[Records for the task Boundary: Start]

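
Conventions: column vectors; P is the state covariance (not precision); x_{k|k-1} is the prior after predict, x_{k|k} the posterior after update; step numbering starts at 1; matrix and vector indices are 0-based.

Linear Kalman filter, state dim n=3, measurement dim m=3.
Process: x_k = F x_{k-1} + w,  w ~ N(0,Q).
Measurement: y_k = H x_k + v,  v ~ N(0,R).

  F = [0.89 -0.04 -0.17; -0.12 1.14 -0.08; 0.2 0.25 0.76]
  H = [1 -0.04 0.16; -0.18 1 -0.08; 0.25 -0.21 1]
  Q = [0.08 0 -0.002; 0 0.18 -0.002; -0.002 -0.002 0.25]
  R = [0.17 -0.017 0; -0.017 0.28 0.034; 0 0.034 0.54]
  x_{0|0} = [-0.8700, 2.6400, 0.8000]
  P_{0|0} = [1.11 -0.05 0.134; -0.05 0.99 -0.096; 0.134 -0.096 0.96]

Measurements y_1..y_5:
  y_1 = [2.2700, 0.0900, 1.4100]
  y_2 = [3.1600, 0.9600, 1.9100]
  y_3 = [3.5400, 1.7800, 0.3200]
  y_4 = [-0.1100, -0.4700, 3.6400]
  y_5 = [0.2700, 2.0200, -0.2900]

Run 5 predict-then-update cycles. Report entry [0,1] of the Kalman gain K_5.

K[0,1] = -0.0211

step 1: x^-=[-1.0159, 3.0500, 1.0940]  P^-=[0.9503 -0.1901 0.1440; -0.1901 1.5225 0.0896; 0.1440 0.0896 0.9100]  S=[1.2061 -0.4531 0.5810; -0.4531 1.8974 -0.3937; 0.5810 -0.3937 1.6309]  K=[0.8295 -0.0063 -0.0386; 0.1266 0.8445 -0.0115; -0.0074 0.1178 0.5996]  nu=[3.2329, -3.0553, 1.2105]  x^+=[1.6383, 0.8650, 1.4358]  P^+=[0.1505 0.0053 -0.0576; 0.0053 0.2406 0.0717; -0.0576 0.0717 0.3572]
step 2: x^-=[1.1794, 0.6746, 1.6351]  P^-=[0.2280 -0.0275 -0.0648; -0.0275 0.4815 0.1092; -0.0648 0.1092 0.4877]  S=[0.3913 -0.0864 0.0697; -0.0864 0.7626 -0.0003; 0.0697 -0.0003 0.9878]  K=[0.5620 -0.0195 -0.0417; 0.0656 0.6339 -0.0032; -0.0359 0.1034 0.4567]  nu=[1.7460, 0.6285, 0.1217]  x^+=[2.1434, 1.1871, 1.6931]  P^+=[0.1037 -0.0017 -0.0495; -0.0017 0.1806 0.0582; -0.0495 0.0582 0.2747]
step 3: x^-=[1.5723, 0.9607, 2.0122]  P^-=[0.1863 -0.0259 -0.0572; -0.0259 0.4069 0.0845; -0.0572 0.0845 0.4310]  S=[0.3506 -0.0784 0.0589; -0.0784 0.6898 -0.0044; 0.0589 -0.0044 0.9392]  K=[0.5095 -0.0218 -0.0376; 0.0522 0.5927 -0.0084; -0.0285 0.0869 0.4270]  nu=[1.6841, 1.2633, -1.8835]  x^+=[2.4737, 1.8131, 1.2698]  P^+=[0.0941 -0.0027 -0.0452; -0.0027 0.1684 0.0517; -0.0452 0.0517 0.2557]
step 4: x^-=[1.9132, 1.6686, 1.9131]  P^-=[0.1768 -0.0246 -0.0533; -0.0246 0.3923 0.0762; -0.0533 0.0762 0.4176]  S=[0.3420 -0.0764 0.0586; -0.0764 0.6758 -0.0087; 0.0586 -0.0087 0.9298]  K=[0.4961 -0.0215 -0.0358; 0.0501 0.5835 -0.0110; -0.0235 0.0803 0.4198]  nu=[-2.2626, -1.6411, 1.5990]  x^+=[0.7690, 0.5801, 2.5058]  P^+=[0.0916 -0.0027 -0.0435; -0.0027 0.1656 0.0494; -0.0435 0.0494 0.2506]
step 5: x^-=[0.2352, 0.3685, 2.2032]  P^-=[0.1741 -0.0239 -0.0519; -0.0239 0.3891 0.0737; -0.0519 0.0737 0.4141]  S=[0.3396 -0.0756 0.0589; -0.0756 0.6727 -0.0102; 0.0589 -0.0102 0.9277]  K=[0.4922 -0.0211 -0.0351; 0.0501 0.5815 -0.0118; -0.0214 0.0781 0.4179]  nu=[-0.3030, 1.8701, -2.4746]  x^+=[0.1334, 1.4700, 1.3217]  P^+=[0.0908 -0.0026 -0.0429; -0.0026 0.1650 0.0487; -0.0429 0.0487 0.2493]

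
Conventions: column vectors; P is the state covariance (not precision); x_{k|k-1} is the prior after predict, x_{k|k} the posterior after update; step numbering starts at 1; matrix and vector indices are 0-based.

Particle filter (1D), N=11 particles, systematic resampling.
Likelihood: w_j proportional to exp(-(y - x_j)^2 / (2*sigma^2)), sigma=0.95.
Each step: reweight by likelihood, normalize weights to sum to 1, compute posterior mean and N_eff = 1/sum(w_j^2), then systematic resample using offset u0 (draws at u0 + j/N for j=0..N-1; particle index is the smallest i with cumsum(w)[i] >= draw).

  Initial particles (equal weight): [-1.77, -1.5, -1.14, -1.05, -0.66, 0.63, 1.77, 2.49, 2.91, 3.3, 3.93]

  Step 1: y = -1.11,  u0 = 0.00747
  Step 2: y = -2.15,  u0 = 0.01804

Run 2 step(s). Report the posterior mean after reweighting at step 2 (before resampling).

post_mean = -1.3418

step 1: w=[0.1639, 0.1917, 0.2085, 0.2082, 0.1865, 0.0390, 0.0021, 0.0002, 0.0000, 0.0000, 0.0000]  mean=-1.1282  Neff=5.3559  idx=[0, 0, 1, 1, 2, 2, 2, 3, 3, 4, 4]
step 2: w=[0.1369, 0.1369, 0.1174, 0.1174, 0.0843, 0.0843, 0.0843, 0.0759, 0.0759, 0.0434, 0.0434]  mean=-1.3418  Neff=9.8375  idx=[0, 0, 1, 2, 2, 3, 4, 5, 6, 7, 9]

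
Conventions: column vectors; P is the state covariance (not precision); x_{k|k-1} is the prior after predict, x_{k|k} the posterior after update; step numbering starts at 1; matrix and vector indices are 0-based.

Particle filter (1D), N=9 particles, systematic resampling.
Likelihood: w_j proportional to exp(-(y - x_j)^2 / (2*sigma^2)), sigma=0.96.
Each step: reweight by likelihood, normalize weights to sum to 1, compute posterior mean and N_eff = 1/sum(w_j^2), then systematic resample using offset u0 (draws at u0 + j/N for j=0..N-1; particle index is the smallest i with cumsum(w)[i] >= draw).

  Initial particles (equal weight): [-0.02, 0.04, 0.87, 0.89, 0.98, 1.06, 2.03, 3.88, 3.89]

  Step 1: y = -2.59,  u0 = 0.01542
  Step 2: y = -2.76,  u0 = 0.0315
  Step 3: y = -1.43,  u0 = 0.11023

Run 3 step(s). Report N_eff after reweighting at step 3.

N_eff = 8.9830

step 1: w=[0.4972, 0.4198, 0.0270, 0.0251, 0.0178, 0.0130, 0.0002, 0.0000, 0.0000]  mean=0.0842  Neff=2.3516  idx=[0, 0, 0, 0, 0, 1, 1, 1, 1]
step 2: w=[0.1199, 0.1199, 0.1199, 0.1199, 0.1199, 0.1001, 0.1001, 0.1001, 0.1001]  mean=0.0040  Neff=8.9301  idx=[0, 1, 2, 3, 3, 4, 5, 7, 8]
step 3: w=[0.1145, 0.1145, 0.1145, 0.1145, 0.1145, 0.1145, 0.1043, 0.1043, 0.1043]  mean=-0.0012  Neff=8.9830  idx=[0, 1, 2, 3, 4, 5, 6, 7, 8]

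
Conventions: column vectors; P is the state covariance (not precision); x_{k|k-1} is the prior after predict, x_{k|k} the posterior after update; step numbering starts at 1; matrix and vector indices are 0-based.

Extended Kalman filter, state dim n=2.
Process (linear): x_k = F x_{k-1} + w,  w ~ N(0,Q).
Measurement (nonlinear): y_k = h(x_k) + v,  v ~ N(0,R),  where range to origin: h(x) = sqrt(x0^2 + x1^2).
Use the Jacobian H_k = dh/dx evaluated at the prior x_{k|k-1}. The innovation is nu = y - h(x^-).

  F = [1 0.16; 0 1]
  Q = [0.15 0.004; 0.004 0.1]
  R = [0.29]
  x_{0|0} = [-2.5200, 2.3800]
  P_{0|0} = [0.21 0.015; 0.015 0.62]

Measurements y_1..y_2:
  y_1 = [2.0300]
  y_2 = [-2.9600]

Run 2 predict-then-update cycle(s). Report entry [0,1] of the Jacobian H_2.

step 1: x^-=[-2.1392, 2.3800]  P^-=[0.3807 0.1182; 0.1182 0.7200]  H_jac=[-0.6685 0.7437]  S=[0.7408]  K=[-0.2248; 0.6162]  nu=[-1.1701]  x^+=[-1.8761, 1.6590]  P^+=[0.3432 0.2208; 0.2208 0.4387]
step 2: x^-=[-1.6107, 1.6590]  P^-=[0.5751 0.2950; 0.2950 0.5387]  H_jac=[-0.6966 0.7175]  S=[0.5515]  K=[-0.3426; 0.3283]  nu=[-5.2723]  x^+=[0.1955, -0.0716]  P^+=[0.5104 0.3570; 0.3570 0.4793]

H_jac[0,1] = 0.7175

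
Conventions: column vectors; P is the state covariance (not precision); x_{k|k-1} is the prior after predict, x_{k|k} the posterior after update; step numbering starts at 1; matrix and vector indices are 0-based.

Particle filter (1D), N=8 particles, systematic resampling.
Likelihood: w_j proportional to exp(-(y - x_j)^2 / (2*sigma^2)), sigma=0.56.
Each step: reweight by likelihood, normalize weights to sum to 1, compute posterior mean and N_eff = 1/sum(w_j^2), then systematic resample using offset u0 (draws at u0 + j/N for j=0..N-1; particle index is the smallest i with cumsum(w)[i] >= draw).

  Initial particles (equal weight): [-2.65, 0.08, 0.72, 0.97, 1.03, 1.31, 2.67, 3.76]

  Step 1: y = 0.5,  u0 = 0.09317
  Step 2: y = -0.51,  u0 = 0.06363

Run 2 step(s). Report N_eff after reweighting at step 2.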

[Records for the task Boundary: End]

State how many lines in the material include the string "equal". Nothing other than the number is wanted.

= Answer =
3